Directions - Return the lines exactly as they stand, from the first of the material through the line containing "Answer: Add(1625, Mul(3, Pow(197, Rational(1, 2))))".

..............................

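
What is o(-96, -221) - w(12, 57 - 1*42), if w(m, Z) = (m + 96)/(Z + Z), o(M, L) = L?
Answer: -1123/5 ≈ -224.60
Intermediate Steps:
w(m, Z) = (96 + m)/(2*Z) (w(m, Z) = (96 + m)/((2*Z)) = (96 + m)*(1/(2*Z)) = (96 + m)/(2*Z))
o(-96, -221) - w(12, 57 - 1*42) = -221 - (96 + 12)/(2*(57 - 1*42)) = -221 - 108/(2*(57 - 42)) = -221 - 108/(2*15) = -221 - 1*18/5 = -221 - 18/5 = -1123/5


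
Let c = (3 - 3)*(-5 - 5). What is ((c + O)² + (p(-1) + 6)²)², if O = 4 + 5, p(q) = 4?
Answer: 32761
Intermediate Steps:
O = 9
c = 0 (c = 0*(-10) = 0)
((c + O)² + (p(-1) + 6)²)² = ((0 + 9)² + (4 + 6)²)² = (9² + 10²)² = (81 + 100)² = 181² = 32761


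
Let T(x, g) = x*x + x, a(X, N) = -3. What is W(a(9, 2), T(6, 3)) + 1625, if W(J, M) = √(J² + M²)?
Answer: 1625 + 3*√197 ≈ 1667.1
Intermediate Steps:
T(x, g) = x + x² (T(x, g) = x² + x = x + x²)
W(a(9, 2), T(6, 3)) + 1625 = √((-3)² + (6*(1 + 6))²) + 1625 = √(9 + (6*7)²) + 1625 = √(9 + 42²) + 1625 = √(9 + 1764) + 1625 = √1773 + 1625 = 3*√197 + 1625 = 1625 + 3*√197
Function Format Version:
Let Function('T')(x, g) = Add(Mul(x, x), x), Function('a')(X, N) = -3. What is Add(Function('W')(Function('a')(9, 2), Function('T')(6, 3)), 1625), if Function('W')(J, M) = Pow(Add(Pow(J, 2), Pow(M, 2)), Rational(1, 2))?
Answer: Add(1625, Mul(3, Pow(197, Rational(1, 2)))) ≈ 1667.1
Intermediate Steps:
Function('T')(x, g) = Add(x, Pow(x, 2)) (Function('T')(x, g) = Add(Pow(x, 2), x) = Add(x, Pow(x, 2)))
Add(Function('W')(Function('a')(9, 2), Function('T')(6, 3)), 1625) = Add(Pow(Add(Pow(-3, 2), Pow(Mul(6, Add(1, 6)), 2)), Rational(1, 2)), 1625) = Add(Pow(Add(9, Pow(Mul(6, 7), 2)), Rational(1, 2)), 1625) = Add(Pow(Add(9, Pow(42, 2)), Rational(1, 2)), 1625) = Add(Pow(Add(9, 1764), Rational(1, 2)), 1625) = Add(Pow(1773, Rational(1, 2)), 1625) = Add(Mul(3, Pow(197, Rational(1, 2))), 1625) = Add(1625, Mul(3, Pow(197, Rational(1, 2))))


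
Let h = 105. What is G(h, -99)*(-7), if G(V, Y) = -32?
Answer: 224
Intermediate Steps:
G(h, -99)*(-7) = -32*(-7) = 224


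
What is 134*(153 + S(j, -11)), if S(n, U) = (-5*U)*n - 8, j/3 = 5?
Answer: 129980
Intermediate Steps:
j = 15 (j = 3*5 = 15)
S(n, U) = -8 - 5*U*n (S(n, U) = -5*U*n - 8 = -8 - 5*U*n)
134*(153 + S(j, -11)) = 134*(153 + (-8 - 5*(-11)*15)) = 134*(153 + (-8 + 825)) = 134*(153 + 817) = 134*970 = 129980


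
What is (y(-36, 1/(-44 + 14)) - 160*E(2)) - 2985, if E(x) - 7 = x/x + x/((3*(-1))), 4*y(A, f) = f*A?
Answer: -124741/30 ≈ -4158.0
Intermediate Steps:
y(A, f) = A*f/4 (y(A, f) = (f*A)/4 = (A*f)/4 = A*f/4)
E(x) = 8 - x/3 (E(x) = 7 + (x/x + x/((3*(-1)))) = 7 + (1 + x/(-3)) = 7 + (1 + x*(-1/3)) = 7 + (1 - x/3) = 8 - x/3)
(y(-36, 1/(-44 + 14)) - 160*E(2)) - 2985 = ((1/4)*(-36)/(-44 + 14) - 160*(8 - 1/3*2)) - 2985 = ((1/4)*(-36)/(-30) - 160*(8 - 2/3)) - 2985 = ((1/4)*(-36)*(-1/30) - 160*22/3) - 2985 = (3/10 - 3520/3) - 2985 = -35191/30 - 2985 = -124741/30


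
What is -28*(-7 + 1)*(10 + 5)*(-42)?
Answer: -105840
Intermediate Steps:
-28*(-7 + 1)*(10 + 5)*(-42) = -(-168)*15*(-42) = -28*(-90)*(-42) = 2520*(-42) = -105840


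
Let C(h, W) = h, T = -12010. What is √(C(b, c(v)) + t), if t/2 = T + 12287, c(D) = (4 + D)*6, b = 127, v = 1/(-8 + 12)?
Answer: √681 ≈ 26.096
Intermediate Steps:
v = ¼ (v = 1/4 = ¼ ≈ 0.25000)
c(D) = 24 + 6*D
t = 554 (t = 2*(-12010 + 12287) = 2*277 = 554)
√(C(b, c(v)) + t) = √(127 + 554) = √681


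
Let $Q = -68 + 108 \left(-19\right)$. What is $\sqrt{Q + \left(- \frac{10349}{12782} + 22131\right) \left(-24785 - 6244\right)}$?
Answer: $\frac{i \sqrt{112189418250073934}}{12782} \approx 26205.0 i$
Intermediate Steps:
$Q = -2120$ ($Q = -68 - 2052 = -2120$)
$\sqrt{Q + \left(- \frac{10349}{12782} + 22131\right) \left(-24785 - 6244\right)} = \sqrt{-2120 + \left(- \frac{10349}{12782} + 22131\right) \left(-24785 - 6244\right)} = \sqrt{-2120 + \left(\left(-10349\right) \frac{1}{12782} + 22131\right) \left(-31029\right)} = \sqrt{-2120 + \left(- \frac{10349}{12782} + 22131\right) \left(-31029\right)} = \sqrt{-2120 + \frac{282868093}{12782} \left(-31029\right)} = \sqrt{-2120 - \frac{8777114057697}{12782}} = \sqrt{- \frac{8777141155537}{12782}} = \frac{i \sqrt{112189418250073934}}{12782}$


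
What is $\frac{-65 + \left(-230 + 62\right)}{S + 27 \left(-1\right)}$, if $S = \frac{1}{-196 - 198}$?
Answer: $\frac{91802}{10639} \approx 8.6288$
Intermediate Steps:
$S = - \frac{1}{394}$ ($S = \frac{1}{-394} = - \frac{1}{394} \approx -0.0025381$)
$\frac{-65 + \left(-230 + 62\right)}{S + 27 \left(-1\right)} = \frac{-65 + \left(-230 + 62\right)}{- \frac{1}{394} + 27 \left(-1\right)} = \frac{-65 - 168}{- \frac{1}{394} - 27} = - \frac{233}{- \frac{10639}{394}} = \left(-233\right) \left(- \frac{394}{10639}\right) = \frac{91802}{10639}$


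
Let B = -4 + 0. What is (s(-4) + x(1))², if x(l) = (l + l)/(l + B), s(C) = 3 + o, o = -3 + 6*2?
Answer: 1156/9 ≈ 128.44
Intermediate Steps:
o = 9 (o = -3 + 12 = 9)
B = -4
s(C) = 12 (s(C) = 3 + 9 = 12)
x(l) = 2*l/(-4 + l) (x(l) = (l + l)/(l - 4) = (2*l)/(-4 + l) = 2*l/(-4 + l))
(s(-4) + x(1))² = (12 + 2*1/(-4 + 1))² = (12 + 2*1/(-3))² = (12 + 2*1*(-⅓))² = (12 - ⅔)² = (34/3)² = 1156/9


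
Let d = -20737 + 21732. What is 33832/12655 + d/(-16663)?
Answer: 551150891/210870265 ≈ 2.6137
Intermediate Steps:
d = 995
33832/12655 + d/(-16663) = 33832/12655 + 995/(-16663) = 33832*(1/12655) + 995*(-1/16663) = 33832/12655 - 995/16663 = 551150891/210870265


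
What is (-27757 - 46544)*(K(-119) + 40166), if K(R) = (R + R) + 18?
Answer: -2968027746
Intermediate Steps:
K(R) = 18 + 2*R (K(R) = 2*R + 18 = 18 + 2*R)
(-27757 - 46544)*(K(-119) + 40166) = (-27757 - 46544)*((18 + 2*(-119)) + 40166) = -74301*((18 - 238) + 40166) = -74301*(-220 + 40166) = -74301*39946 = -2968027746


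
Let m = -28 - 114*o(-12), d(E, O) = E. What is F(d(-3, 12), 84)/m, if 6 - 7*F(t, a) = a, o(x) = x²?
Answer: 39/57554 ≈ 0.00067762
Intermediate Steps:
F(t, a) = 6/7 - a/7
m = -16444 (m = -28 - 114*(-12)² = -28 - 114*144 = -28 - 16416 = -16444)
F(d(-3, 12), 84)/m = (6/7 - ⅐*84)/(-16444) = (6/7 - 12)*(-1/16444) = -78/7*(-1/16444) = 39/57554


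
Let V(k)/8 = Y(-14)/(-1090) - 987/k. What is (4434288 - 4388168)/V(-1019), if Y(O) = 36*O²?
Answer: -3201621575/3057117 ≈ -1047.3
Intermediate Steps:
V(k) = -28224/545 - 7896/k (V(k) = 8*((36*(-14)²)/(-1090) - 987/k) = 8*((36*196)*(-1/1090) - 987/k) = 8*(7056*(-1/1090) - 987/k) = 8*(-3528/545 - 987/k) = -28224/545 - 7896/k)
(4434288 - 4388168)/V(-1019) = (4434288 - 4388168)/(-28224/545 - 7896/(-1019)) = 46120/(-28224/545 - 7896*(-1/1019)) = 46120/(-28224/545 + 7896/1019) = 46120/(-24456936/555355) = 46120*(-555355/24456936) = -3201621575/3057117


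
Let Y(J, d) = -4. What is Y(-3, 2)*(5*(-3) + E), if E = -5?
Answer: 80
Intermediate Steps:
Y(-3, 2)*(5*(-3) + E) = -4*(5*(-3) - 5) = -4*(-15 - 5) = -4*(-20) = 80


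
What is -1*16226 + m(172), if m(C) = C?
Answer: -16054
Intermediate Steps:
-1*16226 + m(172) = -1*16226 + 172 = -16226 + 172 = -16054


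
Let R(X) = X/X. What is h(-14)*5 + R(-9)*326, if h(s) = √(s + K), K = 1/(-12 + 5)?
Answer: 326 + 15*I*√77/7 ≈ 326.0 + 18.803*I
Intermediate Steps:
K = -⅐ (K = 1/(-7) = -⅐ ≈ -0.14286)
R(X) = 1
h(s) = √(-⅐ + s) (h(s) = √(s - ⅐) = √(-⅐ + s))
h(-14)*5 + R(-9)*326 = (√(-7 + 49*(-14))/7)*5 + 1*326 = (√(-7 - 686)/7)*5 + 326 = (√(-693)/7)*5 + 326 = ((3*I*√77)/7)*5 + 326 = (3*I*√77/7)*5 + 326 = 15*I*√77/7 + 326 = 326 + 15*I*√77/7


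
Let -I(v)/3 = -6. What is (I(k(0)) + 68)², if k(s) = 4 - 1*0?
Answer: 7396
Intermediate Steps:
k(s) = 4 (k(s) = 4 + 0 = 4)
I(v) = 18 (I(v) = -3*(-6) = 18)
(I(k(0)) + 68)² = (18 + 68)² = 86² = 7396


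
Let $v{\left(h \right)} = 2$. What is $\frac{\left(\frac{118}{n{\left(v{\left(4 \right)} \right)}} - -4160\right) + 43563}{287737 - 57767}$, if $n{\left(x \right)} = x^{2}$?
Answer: $\frac{19101}{91988} \approx 0.20765$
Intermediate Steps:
$\frac{\left(\frac{118}{n{\left(v{\left(4 \right)} \right)}} - -4160\right) + 43563}{287737 - 57767} = \frac{\left(\frac{118}{2^{2}} - -4160\right) + 43563}{287737 - 57767} = \frac{\left(\frac{118}{4} + 4160\right) + 43563}{229970} = \left(\left(118 \cdot \frac{1}{4} + 4160\right) + 43563\right) \frac{1}{229970} = \left(\left(\frac{59}{2} + 4160\right) + 43563\right) \frac{1}{229970} = \left(\frac{8379}{2} + 43563\right) \frac{1}{229970} = \frac{95505}{2} \cdot \frac{1}{229970} = \frac{19101}{91988}$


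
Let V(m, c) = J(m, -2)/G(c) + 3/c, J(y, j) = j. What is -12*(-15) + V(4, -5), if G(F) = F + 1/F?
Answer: 11686/65 ≈ 179.78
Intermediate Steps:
V(m, c) = -2/(c + 1/c) + 3/c
-12*(-15) + V(4, -5) = -12*(-15) + (3 + (-5)²)/(-5 + (-5)³) = 180 + (3 + 25)/(-5 - 125) = 180 + 28/(-130) = 180 - 1/130*28 = 180 - 14/65 = 11686/65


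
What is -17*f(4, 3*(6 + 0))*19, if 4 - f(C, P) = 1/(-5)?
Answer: -6783/5 ≈ -1356.6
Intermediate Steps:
f(C, P) = 21/5 (f(C, P) = 4 - 1/(-5) = 4 - 1*(-1/5) = 4 + 1/5 = 21/5)
-17*f(4, 3*(6 + 0))*19 = -17*21/5*19 = -357/5*19 = -6783/5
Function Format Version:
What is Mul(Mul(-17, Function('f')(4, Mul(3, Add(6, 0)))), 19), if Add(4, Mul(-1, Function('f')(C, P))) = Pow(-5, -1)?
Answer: Rational(-6783, 5) ≈ -1356.6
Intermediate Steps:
Function('f')(C, P) = Rational(21, 5) (Function('f')(C, P) = Add(4, Mul(-1, Pow(-5, -1))) = Add(4, Mul(-1, Rational(-1, 5))) = Add(4, Rational(1, 5)) = Rational(21, 5))
Mul(Mul(-17, Function('f')(4, Mul(3, Add(6, 0)))), 19) = Mul(Mul(-17, Rational(21, 5)), 19) = Mul(Rational(-357, 5), 19) = Rational(-6783, 5)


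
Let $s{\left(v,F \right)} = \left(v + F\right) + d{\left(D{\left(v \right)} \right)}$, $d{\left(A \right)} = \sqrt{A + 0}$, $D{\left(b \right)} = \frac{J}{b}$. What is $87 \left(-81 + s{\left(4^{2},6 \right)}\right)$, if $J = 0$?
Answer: $-5133$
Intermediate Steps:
$D{\left(b \right)} = 0$ ($D{\left(b \right)} = \frac{0}{b} = 0$)
$d{\left(A \right)} = \sqrt{A}$
$s{\left(v,F \right)} = F + v$ ($s{\left(v,F \right)} = \left(v + F\right) + \sqrt{0} = \left(F + v\right) + 0 = F + v$)
$87 \left(-81 + s{\left(4^{2},6 \right)}\right) = 87 \left(-81 + \left(6 + 4^{2}\right)\right) = 87 \left(-81 + \left(6 + 16\right)\right) = 87 \left(-81 + 22\right) = 87 \left(-59\right) = -5133$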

..............................

Answer to this task -
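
What is o(-96, -221) - w(12, 57 - 1*42), if w(m, Z) = (m + 96)/(Z + Z), o(M, L) = L?
Answer: -1123/5 ≈ -224.60
Intermediate Steps:
w(m, Z) = (96 + m)/(2*Z) (w(m, Z) = (96 + m)/((2*Z)) = (96 + m)*(1/(2*Z)) = (96 + m)/(2*Z))
o(-96, -221) - w(12, 57 - 1*42) = -221 - (96 + 12)/(2*(57 - 1*42)) = -221 - 108/(2*(57 - 42)) = -221 - 108/(2*15) = -221 - 1*18/5 = -221 - 18/5 = -1123/5


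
Let c = (3 - 3)*(-5 - 5). What is ((c + O)² + (p(-1) + 6)²)², if O = 4 + 5, p(q) = 4?
Answer: 32761
Intermediate Steps:
O = 9
c = 0 (c = 0*(-10) = 0)
((c + O)² + (p(-1) + 6)²)² = ((0 + 9)² + (4 + 6)²)² = (9² + 10²)² = (81 + 100)² = 181² = 32761


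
Let T(x, g) = x*x + x, a(X, N) = -3. What is W(a(9, 2), T(6, 3)) + 1625, if W(J, M) = √(J² + M²)?
Answer: 1625 + 3*√197 ≈ 1667.1
Intermediate Steps:
T(x, g) = x + x² (T(x, g) = x² + x = x + x²)
W(a(9, 2), T(6, 3)) + 1625 = √((-3)² + (6*(1 + 6))²) + 1625 = √(9 + (6*7)²) + 1625 = √(9 + 42²) + 1625 = √(9 + 1764) + 1625 = √1773 + 1625 = 3*√197 + 1625 = 1625 + 3*√197
Function Format Version:
Let Function('T')(x, g) = Add(Mul(x, x), x), Function('a')(X, N) = -3. What is Add(Function('W')(Function('a')(9, 2), Function('T')(6, 3)), 1625), if Function('W')(J, M) = Pow(Add(Pow(J, 2), Pow(M, 2)), Rational(1, 2))?
Answer: Add(1625, Mul(3, Pow(197, Rational(1, 2)))) ≈ 1667.1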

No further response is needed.